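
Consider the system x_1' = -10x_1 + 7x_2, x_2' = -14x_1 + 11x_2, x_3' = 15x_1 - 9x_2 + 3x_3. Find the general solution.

Coefficient matrix A = [[-10, 7, 0], [-14, 11, 0], [15, -9, 3]].
det(A - λI) = 0 gives eigenvalues λ = -3, 4, 3.
For λ=-3: eigenvector (1,1,-1).
For λ=4: eigenvector (1,2,-3).
For λ=3: eigenvector (0,0,1).
General solution: K_1e^(-3t)(1,1,-1) + K_2e^(4t)(1,2,-3) + K_3e^(3t)(0,0,1).

x_1(t) = K_1e^(-3t) + K_2e^(4t), x_2(t) = K_1e^(-3t) + 2K_2e^(4t), x_3(t) = -K_1e^(-3t) - 3K_2e^(4t) + K_3e^(3t)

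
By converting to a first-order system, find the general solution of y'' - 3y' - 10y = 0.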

........

Repeat the listing in full, keeping every line exactly as it is.

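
Consider the system x_1' = -10x_1 + 7x_2, x_2' = -14x_1 + 11x_2, x_3' = 15x_1 - 9x_2 + 3x_3. Find the general solution.

Coefficient matrix A = [[-10, 7, 0], [-14, 11, 0], [15, -9, 3]].
det(A - λI) = 0 gives eigenvalues λ = -3, 4, 3.
For λ=-3: eigenvector (1,1,-1).
For λ=4: eigenvector (1,2,-3).
For λ=3: eigenvector (0,0,1).
General solution: K_1e^(-3t)(1,1,-1) + K_2e^(4t)(1,2,-3) + K_3e^(3t)(0,0,1).

x_1(t) = K_1e^(-3t) + K_2e^(4t), x_2(t) = K_1e^(-3t) + 2K_2e^(4t), x_3(t) = -K_1e^(-3t) - 3K_2e^(4t) + K_3e^(3t)

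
By converting to a first-order system, find the general solution of y'' - 3y' - 10y = 0.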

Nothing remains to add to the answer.